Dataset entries
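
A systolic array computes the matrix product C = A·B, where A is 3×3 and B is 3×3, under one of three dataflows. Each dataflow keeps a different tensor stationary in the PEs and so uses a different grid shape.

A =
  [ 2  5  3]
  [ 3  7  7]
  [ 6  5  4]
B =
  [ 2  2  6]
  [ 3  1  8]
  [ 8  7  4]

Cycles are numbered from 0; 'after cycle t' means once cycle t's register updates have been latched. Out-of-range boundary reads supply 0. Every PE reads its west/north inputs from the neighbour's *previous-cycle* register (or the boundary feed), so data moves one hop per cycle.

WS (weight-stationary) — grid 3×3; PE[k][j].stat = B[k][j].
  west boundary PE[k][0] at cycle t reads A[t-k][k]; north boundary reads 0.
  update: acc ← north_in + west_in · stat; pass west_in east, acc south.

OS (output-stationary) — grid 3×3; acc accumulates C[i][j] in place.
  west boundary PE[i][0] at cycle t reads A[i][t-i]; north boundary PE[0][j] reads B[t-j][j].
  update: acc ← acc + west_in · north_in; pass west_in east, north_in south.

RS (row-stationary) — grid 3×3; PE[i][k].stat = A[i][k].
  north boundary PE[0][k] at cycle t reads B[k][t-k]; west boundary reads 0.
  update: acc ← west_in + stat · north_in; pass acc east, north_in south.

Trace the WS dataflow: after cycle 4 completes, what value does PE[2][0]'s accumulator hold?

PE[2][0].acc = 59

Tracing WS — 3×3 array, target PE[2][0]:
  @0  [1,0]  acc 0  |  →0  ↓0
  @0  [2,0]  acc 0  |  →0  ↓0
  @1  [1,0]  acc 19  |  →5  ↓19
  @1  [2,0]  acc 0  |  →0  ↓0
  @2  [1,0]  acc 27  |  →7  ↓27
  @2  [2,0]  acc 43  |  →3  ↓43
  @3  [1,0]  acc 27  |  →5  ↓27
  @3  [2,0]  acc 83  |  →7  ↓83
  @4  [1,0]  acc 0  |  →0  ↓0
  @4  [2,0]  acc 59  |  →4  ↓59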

- What the task asks
Which lines of the data include the word "grid"? Copy each one.

- Response to this exercise
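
A systolic array computes the matrix product C = A·B, where A is 3×3 and B is 3×3, under one of three dataflows. Each dataflow keeps a different tensor stationary in the PEs and so uses a different grid shape.
WS (weight-stationary) — grid 3×3; PE[k][j].stat = B[k][j].
OS (output-stationary) — grid 3×3; acc accumulates C[i][j] in place.
RS (row-stationary) — grid 3×3; PE[i][k].stat = A[i][k].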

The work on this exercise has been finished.